>>>>

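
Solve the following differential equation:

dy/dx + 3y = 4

Using integrating factor method:

General solution: y = 4/3 + Ce^(-3x)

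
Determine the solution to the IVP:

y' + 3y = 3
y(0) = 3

General solution: y = 1 + Ce^(-3x)
Applying y(0) = 3: C = 3 - 1 = 2
Particular solution: y = 1 + 2e^(-3x)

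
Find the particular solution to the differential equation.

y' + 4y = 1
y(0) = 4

General solution: y = 1/4 + Ce^(-4x)
Applying y(0) = 4: C = 4 - 1/4 = 15/4
Particular solution: y = 1/4 + (15/4)e^(-4x)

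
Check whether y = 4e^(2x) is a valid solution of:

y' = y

Verification:
y = 4e^(2x)
y' = 8e^(2x)
But y = 4e^(2x)
y' ≠ y — the derivative does not match

No, it is not a solution.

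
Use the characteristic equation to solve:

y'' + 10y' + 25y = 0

Characteristic equation: r² + 10r + 25 = 0
Factored: (r + 5)² = 0
Repeated root: r = -5
General solution: y = (C₁ + C₂x)e^(-5x)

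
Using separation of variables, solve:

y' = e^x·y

Separating variables and integrating:
ln|y| = e^x + C

General solution: y = Ce^(e^x)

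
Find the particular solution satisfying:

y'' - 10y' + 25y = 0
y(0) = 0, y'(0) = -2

General solution: y = (C₁ + C₂x)e^(5x)
Repeated root r = 5
Applying ICs: C₁ = 0, C₂ = -2
Particular solution: y = -2xe^(5x)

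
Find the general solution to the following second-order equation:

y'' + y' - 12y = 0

Characteristic equation: r² + r - 12 = 0
Roots: r = 3, -4 (distinct real)
General solution: y = C₁e^(3x) + C₂e^(-4x)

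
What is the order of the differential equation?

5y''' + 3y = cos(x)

The order is 3 (highest derivative is of order 3).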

<<<<

**PROBLEM DESCRIPTION:** Using the data above, print exactly the lines from the line that contains "Determine the solution" through the line that contains "Using separation of", with both included.

**TASK RESULT:**
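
Determine the solution to the IVP:

y' + 3y = 3
y(0) = 3

General solution: y = 1 + Ce^(-3x)
Applying y(0) = 3: C = 3 - 1 = 2
Particular solution: y = 1 + 2e^(-3x)

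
Find the particular solution to the differential equation.

y' + 4y = 1
y(0) = 4

General solution: y = 1/4 + Ce^(-4x)
Applying y(0) = 4: C = 4 - 1/4 = 15/4
Particular solution: y = 1/4 + (15/4)e^(-4x)

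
Check whether y = 4e^(2x) is a valid solution of:

y' = y

Verification:
y = 4e^(2x)
y' = 8e^(2x)
But y = 4e^(2x)
y' ≠ y — the derivative does not match

No, it is not a solution.

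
Use the characteristic equation to solve:

y'' + 10y' + 25y = 0

Characteristic equation: r² + 10r + 25 = 0
Factored: (r + 5)² = 0
Repeated root: r = -5
General solution: y = (C₁ + C₂x)e^(-5x)

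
Using separation of variables, solve: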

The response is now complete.